- **Problem**
What you return must be every line from the beginning of the data through the line holding "d = [7, 7, -5, 7, 2, 8, 9, -5]", unchanged.

- **Source data**
>>>>>
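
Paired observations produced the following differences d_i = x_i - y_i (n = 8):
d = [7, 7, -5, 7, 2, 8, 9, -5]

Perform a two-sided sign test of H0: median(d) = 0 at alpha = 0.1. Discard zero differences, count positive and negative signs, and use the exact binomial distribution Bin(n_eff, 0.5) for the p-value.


Step 1: Discard zero differences. Original n = 8; n_eff = number of nonzero differences = 8.
Nonzero differences (with sign): +7, +7, -5, +7, +2, +8, +9, -5
Step 2: Count signs: positive = 6, negative = 2.
Step 3: Under H0: P(positive) = 0.5, so the number of positives S ~ Bin(8, 0.5).
Step 4: Two-sided exact p-value = sum of Bin(8,0.5) probabilities at or below the observed probability = 0.289062.
Step 5: alpha = 0.1. fail to reject H0.

n_eff = 8, pos = 6, neg = 2, p = 0.289062, fail to reject H0.


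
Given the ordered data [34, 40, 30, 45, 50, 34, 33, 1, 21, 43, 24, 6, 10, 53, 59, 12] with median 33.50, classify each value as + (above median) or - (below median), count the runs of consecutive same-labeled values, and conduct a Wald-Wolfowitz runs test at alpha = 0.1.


Step 1: Compute median = 33.50; label A = above, B = below.
Labels in order: AABAAABBBABBBAAB  (n_A = 8, n_B = 8)
Step 2: Count runs R = 8.
Step 3: Under H0 (random ordering), E[R] = 2*n_A*n_B/(n_A+n_B) + 1 = 2*8*8/16 + 1 = 9.0000.
        Var[R] = 2*n_A*n_B*(2*n_A*n_B - n_A - n_B) / ((n_A+n_B)^2 * (n_A+n_B-1)) = 14336/3840 = 3.7333.
        SD[R] = 1.9322.
Step 4: Continuity-corrected z = (R + 0.5 - E[R]) / SD[R] = (8 + 0.5 - 9.0000) / 1.9322 = -0.2588.
Step 5: Two-sided p-value via normal approximation = 2*(1 - Phi(|z|)) = 0.795809.
Step 6: alpha = 0.1. fail to reject H0.

R = 8, z = -0.2588, p = 0.795809, fail to reject H0.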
<<<<<
- **Solution for this task**
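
Paired observations produced the following differences d_i = x_i - y_i (n = 8):
d = [7, 7, -5, 7, 2, 8, 9, -5]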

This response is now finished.